### Required work
From the data, copy out every line in which the word "selects" appears.
···
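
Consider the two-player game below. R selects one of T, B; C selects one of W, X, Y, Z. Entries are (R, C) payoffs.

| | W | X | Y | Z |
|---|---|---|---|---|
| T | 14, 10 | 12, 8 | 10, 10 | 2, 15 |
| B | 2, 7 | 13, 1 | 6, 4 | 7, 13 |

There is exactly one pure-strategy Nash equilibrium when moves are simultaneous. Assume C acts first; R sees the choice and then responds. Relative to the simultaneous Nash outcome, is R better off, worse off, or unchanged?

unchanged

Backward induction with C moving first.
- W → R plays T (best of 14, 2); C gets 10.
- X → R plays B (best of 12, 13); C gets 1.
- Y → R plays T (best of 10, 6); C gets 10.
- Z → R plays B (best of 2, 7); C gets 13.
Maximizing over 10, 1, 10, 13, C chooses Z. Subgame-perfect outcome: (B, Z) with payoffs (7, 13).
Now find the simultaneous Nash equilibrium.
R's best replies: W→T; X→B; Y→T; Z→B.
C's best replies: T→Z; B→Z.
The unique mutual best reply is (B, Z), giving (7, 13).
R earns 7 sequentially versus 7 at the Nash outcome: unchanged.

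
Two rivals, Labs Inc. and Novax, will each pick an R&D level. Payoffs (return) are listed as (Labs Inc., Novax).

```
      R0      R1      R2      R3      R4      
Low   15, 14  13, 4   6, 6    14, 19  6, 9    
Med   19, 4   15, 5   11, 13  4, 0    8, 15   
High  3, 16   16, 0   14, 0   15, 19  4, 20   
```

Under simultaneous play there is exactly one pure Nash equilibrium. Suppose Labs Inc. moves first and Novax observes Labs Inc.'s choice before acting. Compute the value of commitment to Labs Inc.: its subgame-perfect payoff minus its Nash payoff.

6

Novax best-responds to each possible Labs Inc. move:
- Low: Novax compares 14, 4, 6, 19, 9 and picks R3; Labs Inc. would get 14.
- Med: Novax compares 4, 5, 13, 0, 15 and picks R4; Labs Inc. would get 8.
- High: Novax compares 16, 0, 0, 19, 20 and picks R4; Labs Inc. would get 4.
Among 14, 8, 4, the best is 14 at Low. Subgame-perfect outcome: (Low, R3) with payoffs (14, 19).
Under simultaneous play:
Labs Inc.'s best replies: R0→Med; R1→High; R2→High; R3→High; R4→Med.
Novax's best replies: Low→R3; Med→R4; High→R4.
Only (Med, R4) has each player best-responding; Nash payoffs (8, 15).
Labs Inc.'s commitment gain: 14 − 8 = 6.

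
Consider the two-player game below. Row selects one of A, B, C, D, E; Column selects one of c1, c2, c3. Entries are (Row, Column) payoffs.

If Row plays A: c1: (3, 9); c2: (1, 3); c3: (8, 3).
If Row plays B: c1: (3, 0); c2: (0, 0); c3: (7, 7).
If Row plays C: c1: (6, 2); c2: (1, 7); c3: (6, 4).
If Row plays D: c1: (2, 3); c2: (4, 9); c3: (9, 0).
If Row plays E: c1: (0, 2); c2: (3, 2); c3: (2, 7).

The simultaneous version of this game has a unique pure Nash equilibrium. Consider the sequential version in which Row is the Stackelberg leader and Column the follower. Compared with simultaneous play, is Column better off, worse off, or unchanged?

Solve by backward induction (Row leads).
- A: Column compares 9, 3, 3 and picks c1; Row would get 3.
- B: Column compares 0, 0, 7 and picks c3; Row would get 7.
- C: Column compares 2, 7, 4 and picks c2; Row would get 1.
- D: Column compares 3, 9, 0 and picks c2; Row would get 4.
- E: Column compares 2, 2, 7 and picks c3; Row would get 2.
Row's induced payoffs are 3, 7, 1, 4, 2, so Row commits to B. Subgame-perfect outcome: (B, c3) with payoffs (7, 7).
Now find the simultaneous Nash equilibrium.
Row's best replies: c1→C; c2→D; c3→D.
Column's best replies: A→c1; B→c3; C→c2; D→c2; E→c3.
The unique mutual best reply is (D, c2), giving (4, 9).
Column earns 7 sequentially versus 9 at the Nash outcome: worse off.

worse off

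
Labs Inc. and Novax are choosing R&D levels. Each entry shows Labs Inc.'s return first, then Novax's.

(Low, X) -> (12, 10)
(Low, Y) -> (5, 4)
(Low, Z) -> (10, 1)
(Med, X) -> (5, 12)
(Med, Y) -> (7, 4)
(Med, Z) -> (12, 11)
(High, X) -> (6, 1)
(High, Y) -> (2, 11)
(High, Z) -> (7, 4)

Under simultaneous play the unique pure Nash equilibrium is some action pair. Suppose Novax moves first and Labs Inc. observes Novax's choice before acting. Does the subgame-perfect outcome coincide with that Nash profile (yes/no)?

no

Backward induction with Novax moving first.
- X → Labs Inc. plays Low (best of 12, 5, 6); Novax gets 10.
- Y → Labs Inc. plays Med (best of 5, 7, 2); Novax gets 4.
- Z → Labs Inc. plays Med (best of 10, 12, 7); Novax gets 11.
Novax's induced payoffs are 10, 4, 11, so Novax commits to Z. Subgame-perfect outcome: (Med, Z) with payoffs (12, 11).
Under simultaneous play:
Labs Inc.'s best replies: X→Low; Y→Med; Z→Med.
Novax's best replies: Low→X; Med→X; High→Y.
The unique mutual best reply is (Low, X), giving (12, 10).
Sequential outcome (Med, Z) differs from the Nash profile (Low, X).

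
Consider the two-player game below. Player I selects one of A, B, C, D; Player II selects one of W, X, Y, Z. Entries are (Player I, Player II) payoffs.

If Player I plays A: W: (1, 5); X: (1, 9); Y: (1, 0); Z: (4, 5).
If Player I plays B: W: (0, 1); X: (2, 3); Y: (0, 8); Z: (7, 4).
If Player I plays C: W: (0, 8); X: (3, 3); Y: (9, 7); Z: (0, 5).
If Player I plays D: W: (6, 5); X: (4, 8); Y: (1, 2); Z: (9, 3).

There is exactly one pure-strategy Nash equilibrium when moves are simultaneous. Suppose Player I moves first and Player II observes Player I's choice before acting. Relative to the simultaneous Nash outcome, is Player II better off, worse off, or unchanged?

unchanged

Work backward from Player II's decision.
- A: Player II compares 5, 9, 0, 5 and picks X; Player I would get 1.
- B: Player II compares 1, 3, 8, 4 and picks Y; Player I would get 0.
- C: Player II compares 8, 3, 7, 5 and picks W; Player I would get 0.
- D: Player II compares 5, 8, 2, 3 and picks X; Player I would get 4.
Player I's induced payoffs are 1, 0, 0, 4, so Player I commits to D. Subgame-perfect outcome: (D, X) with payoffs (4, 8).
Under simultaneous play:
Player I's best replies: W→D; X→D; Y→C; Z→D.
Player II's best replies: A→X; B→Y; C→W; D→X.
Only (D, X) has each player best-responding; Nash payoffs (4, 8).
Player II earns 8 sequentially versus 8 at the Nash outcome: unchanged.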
···
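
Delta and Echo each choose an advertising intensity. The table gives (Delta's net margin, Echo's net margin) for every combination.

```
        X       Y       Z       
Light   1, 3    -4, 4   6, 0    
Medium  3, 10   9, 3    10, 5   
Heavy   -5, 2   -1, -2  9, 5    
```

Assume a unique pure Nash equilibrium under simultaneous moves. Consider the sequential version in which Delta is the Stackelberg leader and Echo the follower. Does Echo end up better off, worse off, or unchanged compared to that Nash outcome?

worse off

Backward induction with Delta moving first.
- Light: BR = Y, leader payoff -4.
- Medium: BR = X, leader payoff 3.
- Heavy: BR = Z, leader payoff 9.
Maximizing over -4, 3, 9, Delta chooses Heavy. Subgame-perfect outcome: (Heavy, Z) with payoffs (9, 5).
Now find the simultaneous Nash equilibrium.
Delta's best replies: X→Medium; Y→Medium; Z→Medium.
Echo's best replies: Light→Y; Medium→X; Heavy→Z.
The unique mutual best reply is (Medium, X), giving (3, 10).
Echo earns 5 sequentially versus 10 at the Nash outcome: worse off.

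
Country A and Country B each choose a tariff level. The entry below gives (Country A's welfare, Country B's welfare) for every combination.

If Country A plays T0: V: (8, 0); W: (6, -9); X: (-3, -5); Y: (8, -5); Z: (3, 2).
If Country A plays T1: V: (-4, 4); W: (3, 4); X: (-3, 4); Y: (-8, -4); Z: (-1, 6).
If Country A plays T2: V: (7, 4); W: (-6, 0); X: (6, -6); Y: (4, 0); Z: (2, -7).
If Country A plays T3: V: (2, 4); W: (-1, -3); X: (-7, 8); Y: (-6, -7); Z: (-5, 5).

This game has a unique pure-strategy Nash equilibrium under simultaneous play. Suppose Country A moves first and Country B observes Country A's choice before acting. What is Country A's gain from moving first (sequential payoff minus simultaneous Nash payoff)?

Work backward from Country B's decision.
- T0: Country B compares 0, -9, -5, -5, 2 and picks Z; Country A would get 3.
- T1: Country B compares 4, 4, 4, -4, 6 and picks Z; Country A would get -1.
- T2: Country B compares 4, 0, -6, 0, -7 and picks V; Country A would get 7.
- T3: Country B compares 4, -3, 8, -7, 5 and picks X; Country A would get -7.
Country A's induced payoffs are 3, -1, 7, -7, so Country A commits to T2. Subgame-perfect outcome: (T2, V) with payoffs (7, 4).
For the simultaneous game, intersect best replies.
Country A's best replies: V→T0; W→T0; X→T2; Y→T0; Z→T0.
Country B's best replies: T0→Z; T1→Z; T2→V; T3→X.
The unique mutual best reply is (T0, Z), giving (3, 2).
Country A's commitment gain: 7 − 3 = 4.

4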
···
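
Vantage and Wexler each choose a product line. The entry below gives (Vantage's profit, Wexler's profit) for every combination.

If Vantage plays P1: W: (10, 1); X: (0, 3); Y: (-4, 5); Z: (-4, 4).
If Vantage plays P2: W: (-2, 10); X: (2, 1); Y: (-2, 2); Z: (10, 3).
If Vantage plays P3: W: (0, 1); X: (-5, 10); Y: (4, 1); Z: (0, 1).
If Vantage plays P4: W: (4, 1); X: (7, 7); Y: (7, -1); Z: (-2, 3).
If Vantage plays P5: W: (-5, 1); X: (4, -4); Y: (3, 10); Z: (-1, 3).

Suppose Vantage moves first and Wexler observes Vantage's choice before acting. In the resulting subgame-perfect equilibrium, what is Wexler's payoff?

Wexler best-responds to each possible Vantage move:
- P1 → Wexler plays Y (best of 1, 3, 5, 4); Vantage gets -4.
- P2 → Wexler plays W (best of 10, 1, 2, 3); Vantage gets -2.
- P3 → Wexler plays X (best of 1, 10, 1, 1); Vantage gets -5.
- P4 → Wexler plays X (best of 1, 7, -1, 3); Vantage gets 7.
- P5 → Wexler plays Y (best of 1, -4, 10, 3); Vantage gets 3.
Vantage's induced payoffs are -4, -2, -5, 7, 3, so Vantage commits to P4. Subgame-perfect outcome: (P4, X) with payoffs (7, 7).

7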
···
### Answer to the exercise
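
Consider the two-player game below. R selects one of T, B; C selects one of W, X, Y, Z. Entries are (R, C) payoffs.
Consider the two-player game below. Row selects one of A, B, C, D, E; Column selects one of c1, c2, c3. Entries are (Row, Column) payoffs.
Consider the two-player game below. Player I selects one of A, B, C, D; Player II selects one of W, X, Y, Z. Entries are (Player I, Player II) payoffs.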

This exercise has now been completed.